[What the task requires]
Everything in the listing must be transcribed exactly, from the first line to the last.

[Material for this exercise]
/---

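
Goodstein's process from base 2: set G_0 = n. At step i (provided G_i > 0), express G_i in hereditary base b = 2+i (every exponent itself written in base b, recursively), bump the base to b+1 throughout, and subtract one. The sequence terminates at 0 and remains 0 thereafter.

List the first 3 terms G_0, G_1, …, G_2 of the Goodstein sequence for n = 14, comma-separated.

14, 110, 1281

base 2: 14 = 2^(2 + 1) + 2^2 + 2; at 3: 3^(3 + 1) + 3^3 + 3 = 111; next = 110
base 3: 110 = 3^(3 + 1) + 3^3 + 2; at 4: 4^(4 + 1) + 4^4 + 2 = 1282; next = 1281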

\---

[Answer section]
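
Goodstein's process from base 2: set G_0 = n. At step i (provided G_i > 0), express G_i in hereditary base b = 2+i (every exponent itself written in base b, recursively), bump the base to b+1 throughout, and subtract one. The sequence terminates at 0 and remains 0 thereafter.

List the first 3 terms G_0, G_1, …, G_2 of the Goodstein sequence for n = 14, comma-separated.

14, 110, 1281

base 2: 14 = 2^(2 + 1) + 2^2 + 2; at 3: 3^(3 + 1) + 3^3 + 3 = 111; next = 110
base 3: 110 = 3^(3 + 1) + 3^3 + 2; at 4: 4^(4 + 1) + 4^4 + 2 = 1282; next = 1281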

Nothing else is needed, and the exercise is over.